> [Required work]: Transcribe every line of the entries exactly.

(Collected data entries)
§

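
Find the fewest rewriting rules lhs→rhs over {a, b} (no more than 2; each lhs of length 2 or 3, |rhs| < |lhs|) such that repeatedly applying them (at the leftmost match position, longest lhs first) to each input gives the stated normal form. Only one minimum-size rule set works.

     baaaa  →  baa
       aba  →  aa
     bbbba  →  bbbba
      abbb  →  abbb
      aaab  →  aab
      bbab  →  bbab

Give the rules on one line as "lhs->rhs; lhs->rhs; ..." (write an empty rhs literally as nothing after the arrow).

aaa->aa; aba->aa

  | baaaa => baaa => baa
  | aba => aa
  | bbbba
  | abbb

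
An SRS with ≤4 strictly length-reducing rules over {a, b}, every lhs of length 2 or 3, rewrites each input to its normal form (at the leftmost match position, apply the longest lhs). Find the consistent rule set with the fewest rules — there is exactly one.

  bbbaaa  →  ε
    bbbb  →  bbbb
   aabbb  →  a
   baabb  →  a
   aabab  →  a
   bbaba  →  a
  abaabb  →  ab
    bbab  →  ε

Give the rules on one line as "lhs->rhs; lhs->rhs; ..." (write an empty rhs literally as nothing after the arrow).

  | bbbaaa => bbaa => ba => ε
  | bbbb
  | aabbb => abb => a
  | baabb => abb => a

aab->a; abb->a; ba->; bab->a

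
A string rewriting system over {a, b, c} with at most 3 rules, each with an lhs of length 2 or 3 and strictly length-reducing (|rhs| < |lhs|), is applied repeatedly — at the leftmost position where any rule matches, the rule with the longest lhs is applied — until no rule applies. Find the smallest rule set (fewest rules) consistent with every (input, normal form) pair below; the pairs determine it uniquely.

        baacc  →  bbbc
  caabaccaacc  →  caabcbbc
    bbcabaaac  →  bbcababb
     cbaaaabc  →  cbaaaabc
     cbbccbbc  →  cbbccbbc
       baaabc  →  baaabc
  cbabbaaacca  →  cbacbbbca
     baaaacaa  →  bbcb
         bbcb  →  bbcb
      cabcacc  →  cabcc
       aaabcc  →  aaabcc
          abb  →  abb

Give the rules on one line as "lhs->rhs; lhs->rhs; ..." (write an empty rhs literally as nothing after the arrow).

  | baacc => bbbc
  | caabaccaacc => caabcaacc => caabcbbc
  | bbcabaaac => bbcababb
  | cbaaaabc

aac->bb; acc->c; bba->cb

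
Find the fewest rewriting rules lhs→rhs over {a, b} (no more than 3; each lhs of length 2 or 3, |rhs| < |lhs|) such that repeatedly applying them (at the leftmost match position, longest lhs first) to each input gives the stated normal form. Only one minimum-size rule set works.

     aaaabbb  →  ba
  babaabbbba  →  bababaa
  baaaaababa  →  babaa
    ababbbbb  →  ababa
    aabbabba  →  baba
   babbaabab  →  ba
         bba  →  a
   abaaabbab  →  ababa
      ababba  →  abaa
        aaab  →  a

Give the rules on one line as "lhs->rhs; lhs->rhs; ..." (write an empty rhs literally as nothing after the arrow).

  | aaaabbb => aabbbb => bbbbb => babb => ba
  | babaabbbba => babbbbbba => bababbba => bababaa
  | baaaaababa => baaabbaba => babbbaba => babaaba => babbba => babaa
  | ababbbbb => abababb => ababa

aab->bb; bb->; bbb->ba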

§

> [Written solution]:
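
Find the fewest rewriting rules lhs→rhs over {a, b} (no more than 2; each lhs of length 2 or 3, |rhs| < |lhs|) such that repeatedly applying them (at the leftmost match position, longest lhs first) to each input gives the stated normal form. Only one minimum-size rule set works.

     baaaa  →  baa
       aba  →  aa
     bbbba  →  bbbba
      abbb  →  abbb
      aaab  →  aab
      bbab  →  bbab

Give the rules on one line as "lhs->rhs; lhs->rhs; ..." (write an empty rhs literally as nothing after the arrow).

aaa->aa; aba->aa

  | baaaa => baaa => baa
  | aba => aa
  | bbbba
  | abbb

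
An SRS with ≤4 strictly length-reducing rules over {a, b}, every lhs of length 2 or 3, rewrites each input to its normal form (at the leftmost match position, apply the longest lhs). Find the consistent rule set with the fewest rules — there is exactly one.

  bbbaaa  →  ε
    bbbb  →  bbbb
   aabbb  →  a
   baabb  →  a
   aabab  →  a
   bbaba  →  a
  abaabb  →  ab
    bbab  →  ε

Give the rules on one line as "lhs->rhs; lhs->rhs; ..." (write an empty rhs literally as nothing after the arrow).

  | bbbaaa => bbaa => ba => ε
  | bbbb
  | aabbb => abb => a
  | baabb => abb => a

aab->a; abb->a; ba->; bab->a

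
A string rewriting system over {a, b, c} with at most 3 rules, each with an lhs of length 2 or 3 and strictly length-reducing (|rhs| < |lhs|), is applied repeatedly — at the leftmost position where any rule matches, the rule with the longest lhs is applied — until no rule applies. Find the smallest rule set (fewest rules) consistent with every (input, normal form) pair below; the pairs determine it uniquely.

        baacc  →  bbbc
  caabaccaacc  →  caabcbbc
    bbcabaaac  →  bbcababb
     cbaaaabc  →  cbaaaabc
     cbbccbbc  →  cbbccbbc
       baaabc  →  baaabc
  cbabbaaacca  →  cbacbbbca
     baaaacaa  →  bbcb
         bbcb  →  bbcb
      cabcacc  →  cabcc
       aaabcc  →  aaabcc
          abb  →  abb

Give the rules on one line as "lhs->rhs; lhs->rhs; ..." (write an empty rhs literally as nothing after the arrow).

  | baacc => bbbc
  | caabaccaacc => caabcaacc => caabcbbc
  | bbcabaaac => bbcababb
  | cbaaaabc

aac->bb; acc->c; bba->cb

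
Find the fewest rewriting rules lhs→rhs over {a, b} (no more than 3; each lhs of length 2 or 3, |rhs| < |lhs|) such that repeatedly applying them (at the leftmost match position, longest lhs first) to each input gives the stated normal form. Only one minimum-size rule set works.

     aaaabbb  →  ba
  babaabbbba  →  bababaa
  baaaaababa  →  babaa
    ababbbbb  →  ababa
    aabbabba  →  baba
   babbaabab  →  ba
         bba  →  a
   abaaabbab  →  ababa
      ababba  →  abaa
        aaab  →  a

Give the rules on one line as "lhs->rhs; lhs->rhs; ..." (write an empty rhs literally as nothing after the arrow).

  | aaaabbb => aabbbb => bbbbb => babb => ba
  | babaabbbba => babbbbbba => bababbba => bababaa
  | baaaaababa => baaabbaba => babbbaba => babaaba => babbba => babaa
  | ababbbbb => abababb => ababa

aab->bb; bb->; bbb->ba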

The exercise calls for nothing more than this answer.